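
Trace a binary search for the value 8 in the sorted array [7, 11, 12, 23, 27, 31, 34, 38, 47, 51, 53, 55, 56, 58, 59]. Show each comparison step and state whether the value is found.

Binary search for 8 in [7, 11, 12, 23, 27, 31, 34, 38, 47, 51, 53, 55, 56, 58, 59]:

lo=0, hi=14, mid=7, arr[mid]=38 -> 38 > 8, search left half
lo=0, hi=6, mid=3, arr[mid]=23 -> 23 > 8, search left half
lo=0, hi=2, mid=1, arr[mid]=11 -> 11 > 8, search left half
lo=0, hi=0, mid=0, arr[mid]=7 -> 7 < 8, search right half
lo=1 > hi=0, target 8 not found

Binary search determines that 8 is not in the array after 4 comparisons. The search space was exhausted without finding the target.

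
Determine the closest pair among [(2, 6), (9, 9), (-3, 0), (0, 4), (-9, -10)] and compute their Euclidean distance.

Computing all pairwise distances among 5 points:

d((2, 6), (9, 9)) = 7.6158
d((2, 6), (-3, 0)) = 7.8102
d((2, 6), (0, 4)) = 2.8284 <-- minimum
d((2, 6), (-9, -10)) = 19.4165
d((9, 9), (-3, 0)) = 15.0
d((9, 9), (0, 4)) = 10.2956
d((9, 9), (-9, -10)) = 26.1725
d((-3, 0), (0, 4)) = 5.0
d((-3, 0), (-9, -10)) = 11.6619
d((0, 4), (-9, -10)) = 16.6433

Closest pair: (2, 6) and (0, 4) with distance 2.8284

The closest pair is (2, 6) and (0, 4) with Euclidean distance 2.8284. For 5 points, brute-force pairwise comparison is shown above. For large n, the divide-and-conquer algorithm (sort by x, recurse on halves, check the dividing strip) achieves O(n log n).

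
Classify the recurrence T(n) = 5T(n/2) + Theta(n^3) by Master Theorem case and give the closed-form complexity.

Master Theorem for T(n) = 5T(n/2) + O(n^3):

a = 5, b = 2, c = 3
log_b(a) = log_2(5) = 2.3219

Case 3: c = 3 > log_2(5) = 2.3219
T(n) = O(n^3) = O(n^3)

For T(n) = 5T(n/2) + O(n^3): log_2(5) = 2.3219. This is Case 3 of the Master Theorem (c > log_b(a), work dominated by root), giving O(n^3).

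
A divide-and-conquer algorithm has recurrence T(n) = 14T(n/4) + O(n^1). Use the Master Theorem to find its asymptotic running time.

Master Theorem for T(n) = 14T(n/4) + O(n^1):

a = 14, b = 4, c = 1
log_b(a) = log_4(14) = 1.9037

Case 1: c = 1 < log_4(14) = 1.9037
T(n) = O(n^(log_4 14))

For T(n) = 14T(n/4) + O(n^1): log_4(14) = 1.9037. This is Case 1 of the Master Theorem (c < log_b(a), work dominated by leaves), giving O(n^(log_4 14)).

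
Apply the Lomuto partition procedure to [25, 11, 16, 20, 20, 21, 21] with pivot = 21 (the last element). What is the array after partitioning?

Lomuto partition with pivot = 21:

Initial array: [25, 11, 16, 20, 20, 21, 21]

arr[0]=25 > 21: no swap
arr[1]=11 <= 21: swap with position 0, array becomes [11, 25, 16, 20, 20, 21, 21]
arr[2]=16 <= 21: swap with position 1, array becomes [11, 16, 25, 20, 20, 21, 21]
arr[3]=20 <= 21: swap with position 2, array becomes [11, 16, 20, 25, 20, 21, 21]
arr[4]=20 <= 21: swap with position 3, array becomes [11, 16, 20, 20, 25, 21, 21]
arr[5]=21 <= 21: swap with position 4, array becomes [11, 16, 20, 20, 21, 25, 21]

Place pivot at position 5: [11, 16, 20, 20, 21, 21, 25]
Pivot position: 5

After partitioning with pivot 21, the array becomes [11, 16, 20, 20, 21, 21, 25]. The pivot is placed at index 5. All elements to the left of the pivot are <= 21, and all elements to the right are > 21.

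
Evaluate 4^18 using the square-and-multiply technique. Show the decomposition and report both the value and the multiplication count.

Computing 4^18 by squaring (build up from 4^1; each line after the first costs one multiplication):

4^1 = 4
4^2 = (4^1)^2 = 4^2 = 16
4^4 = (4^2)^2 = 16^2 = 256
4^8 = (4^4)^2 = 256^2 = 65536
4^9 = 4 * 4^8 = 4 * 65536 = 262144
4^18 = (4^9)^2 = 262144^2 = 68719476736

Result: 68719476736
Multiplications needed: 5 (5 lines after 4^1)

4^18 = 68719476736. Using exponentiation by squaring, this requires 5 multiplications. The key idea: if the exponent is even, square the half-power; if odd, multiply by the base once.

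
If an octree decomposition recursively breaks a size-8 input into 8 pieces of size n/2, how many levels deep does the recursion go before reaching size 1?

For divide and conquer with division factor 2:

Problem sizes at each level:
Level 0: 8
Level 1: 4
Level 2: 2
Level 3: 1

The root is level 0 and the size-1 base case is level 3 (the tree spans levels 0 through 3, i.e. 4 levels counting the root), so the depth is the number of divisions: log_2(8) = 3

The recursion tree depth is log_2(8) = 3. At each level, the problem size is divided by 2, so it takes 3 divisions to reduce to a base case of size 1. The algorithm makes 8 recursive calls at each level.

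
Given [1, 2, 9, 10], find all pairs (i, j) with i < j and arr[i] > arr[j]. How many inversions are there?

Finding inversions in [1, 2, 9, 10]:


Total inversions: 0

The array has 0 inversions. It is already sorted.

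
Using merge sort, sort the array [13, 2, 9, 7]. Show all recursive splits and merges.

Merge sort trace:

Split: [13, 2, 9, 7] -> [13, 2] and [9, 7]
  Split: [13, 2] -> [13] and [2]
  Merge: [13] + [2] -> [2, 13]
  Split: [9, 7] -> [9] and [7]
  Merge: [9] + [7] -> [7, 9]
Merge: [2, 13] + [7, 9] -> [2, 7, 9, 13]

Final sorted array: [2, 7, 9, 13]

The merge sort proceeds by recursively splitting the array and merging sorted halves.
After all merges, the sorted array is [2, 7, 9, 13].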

# Exercise requirements
Your task is to write out the lines from the one with "If an octree" through the end of the records, exactly and with nothing added.

# Written solution
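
If an octree decomposition recursively breaks a size-8 input into 8 pieces of size n/2, how many levels deep does the recursion go before reaching size 1?

For divide and conquer with division factor 2:

Problem sizes at each level:
Level 0: 8
Level 1: 4
Level 2: 2
Level 3: 1

The root is level 0 and the size-1 base case is level 3 (the tree spans levels 0 through 3, i.e. 4 levels counting the root), so the depth is the number of divisions: log_2(8) = 3

The recursion tree depth is log_2(8) = 3. At each level, the problem size is divided by 2, so it takes 3 divisions to reduce to a base case of size 1. The algorithm makes 8 recursive calls at each level.

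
Given [1, 2, 9, 10], find all pairs (i, j) with i < j and arr[i] > arr[j]. How many inversions are there?

Finding inversions in [1, 2, 9, 10]:


Total inversions: 0

The array has 0 inversions. It is already sorted.

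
Using merge sort, sort the array [13, 2, 9, 7]. Show all recursive splits and merges.

Merge sort trace:

Split: [13, 2, 9, 7] -> [13, 2] and [9, 7]
  Split: [13, 2] -> [13] and [2]
  Merge: [13] + [2] -> [2, 13]
  Split: [9, 7] -> [9] and [7]
  Merge: [9] + [7] -> [7, 9]
Merge: [2, 13] + [7, 9] -> [2, 7, 9, 13]

Final sorted array: [2, 7, 9, 13]

The merge sort proceeds by recursively splitting the array and merging sorted halves.
After all merges, the sorted array is [2, 7, 9, 13].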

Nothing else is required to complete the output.